== Task instructions ==
Output the data exactly, with every line intact.

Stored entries
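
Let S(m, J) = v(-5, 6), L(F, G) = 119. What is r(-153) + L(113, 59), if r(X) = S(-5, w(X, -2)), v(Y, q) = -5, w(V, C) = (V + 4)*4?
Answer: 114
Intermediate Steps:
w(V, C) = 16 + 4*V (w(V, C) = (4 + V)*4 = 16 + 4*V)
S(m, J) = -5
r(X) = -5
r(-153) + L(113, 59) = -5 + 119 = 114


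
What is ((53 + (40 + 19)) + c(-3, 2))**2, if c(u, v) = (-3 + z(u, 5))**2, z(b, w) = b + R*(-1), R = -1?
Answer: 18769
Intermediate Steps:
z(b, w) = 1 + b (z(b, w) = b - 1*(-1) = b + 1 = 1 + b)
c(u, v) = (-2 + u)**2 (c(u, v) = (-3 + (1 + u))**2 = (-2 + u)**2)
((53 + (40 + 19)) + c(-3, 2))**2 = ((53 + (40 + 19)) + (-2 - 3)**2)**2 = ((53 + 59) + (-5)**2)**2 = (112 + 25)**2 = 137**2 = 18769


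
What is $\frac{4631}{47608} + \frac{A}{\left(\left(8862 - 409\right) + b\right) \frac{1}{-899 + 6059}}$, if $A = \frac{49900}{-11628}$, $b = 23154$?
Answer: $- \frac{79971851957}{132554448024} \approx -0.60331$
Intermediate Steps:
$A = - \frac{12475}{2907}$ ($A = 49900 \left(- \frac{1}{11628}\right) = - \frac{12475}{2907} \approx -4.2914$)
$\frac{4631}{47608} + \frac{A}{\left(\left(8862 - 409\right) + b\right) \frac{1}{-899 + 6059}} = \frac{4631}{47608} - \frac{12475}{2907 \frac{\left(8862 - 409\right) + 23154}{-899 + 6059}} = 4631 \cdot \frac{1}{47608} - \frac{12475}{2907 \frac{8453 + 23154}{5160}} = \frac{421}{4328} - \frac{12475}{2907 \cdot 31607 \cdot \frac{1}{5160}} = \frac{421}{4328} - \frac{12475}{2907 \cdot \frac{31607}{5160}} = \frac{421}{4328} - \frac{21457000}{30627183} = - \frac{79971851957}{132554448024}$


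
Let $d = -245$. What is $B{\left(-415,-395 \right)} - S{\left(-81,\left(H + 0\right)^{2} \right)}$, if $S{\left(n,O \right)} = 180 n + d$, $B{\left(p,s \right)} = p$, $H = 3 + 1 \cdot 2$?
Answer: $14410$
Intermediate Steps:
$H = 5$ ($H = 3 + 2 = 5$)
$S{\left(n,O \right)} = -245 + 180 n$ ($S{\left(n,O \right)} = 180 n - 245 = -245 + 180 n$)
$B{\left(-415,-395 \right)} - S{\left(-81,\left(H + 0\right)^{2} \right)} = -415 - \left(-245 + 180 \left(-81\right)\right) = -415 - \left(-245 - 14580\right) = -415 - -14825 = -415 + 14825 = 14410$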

== Exercise solution ==
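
Let S(m, J) = v(-5, 6), L(F, G) = 119. What is r(-153) + L(113, 59), if r(X) = S(-5, w(X, -2)), v(Y, q) = -5, w(V, C) = (V + 4)*4?
Answer: 114
Intermediate Steps:
w(V, C) = 16 + 4*V (w(V, C) = (4 + V)*4 = 16 + 4*V)
S(m, J) = -5
r(X) = -5
r(-153) + L(113, 59) = -5 + 119 = 114


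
What is ((53 + (40 + 19)) + c(-3, 2))**2, if c(u, v) = (-3 + z(u, 5))**2, z(b, w) = b + R*(-1), R = -1?
Answer: 18769
Intermediate Steps:
z(b, w) = 1 + b (z(b, w) = b - 1*(-1) = b + 1 = 1 + b)
c(u, v) = (-2 + u)**2 (c(u, v) = (-3 + (1 + u))**2 = (-2 + u)**2)
((53 + (40 + 19)) + c(-3, 2))**2 = ((53 + (40 + 19)) + (-2 - 3)**2)**2 = ((53 + 59) + (-5)**2)**2 = (112 + 25)**2 = 137**2 = 18769


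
What is $\frac{4631}{47608} + \frac{A}{\left(\left(8862 - 409\right) + b\right) \frac{1}{-899 + 6059}}$, if $A = \frac{49900}{-11628}$, $b = 23154$?
Answer: $- \frac{79971851957}{132554448024} \approx -0.60331$
Intermediate Steps:
$A = - \frac{12475}{2907}$ ($A = 49900 \left(- \frac{1}{11628}\right) = - \frac{12475}{2907} \approx -4.2914$)
$\frac{4631}{47608} + \frac{A}{\left(\left(8862 - 409\right) + b\right) \frac{1}{-899 + 6059}} = \frac{4631}{47608} - \frac{12475}{2907 \frac{\left(8862 - 409\right) + 23154}{-899 + 6059}} = 4631 \cdot \frac{1}{47608} - \frac{12475}{2907 \frac{8453 + 23154}{5160}} = \frac{421}{4328} - \frac{12475}{2907 \cdot 31607 \cdot \frac{1}{5160}} = \frac{421}{4328} - \frac{12475}{2907 \cdot \frac{31607}{5160}} = \frac{421}{4328} - \frac{21457000}{30627183} = - \frac{79971851957}{132554448024}$


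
Let $d = -245$. What is $B{\left(-415,-395 \right)} - S{\left(-81,\left(H + 0\right)^{2} \right)}$, if $S{\left(n,O \right)} = 180 n + d$, $B{\left(p,s \right)} = p$, $H = 3 + 1 \cdot 2$?
Answer: $14410$
Intermediate Steps:
$H = 5$ ($H = 3 + 2 = 5$)
$S{\left(n,O \right)} = -245 + 180 n$ ($S{\left(n,O \right)} = 180 n - 245 = -245 + 180 n$)
$B{\left(-415,-395 \right)} - S{\left(-81,\left(H + 0\right)^{2} \right)} = -415 - \left(-245 + 180 \left(-81\right)\right) = -415 - \left(-245 - 14580\right) = -415 - -14825 = -415 + 14825 = 14410$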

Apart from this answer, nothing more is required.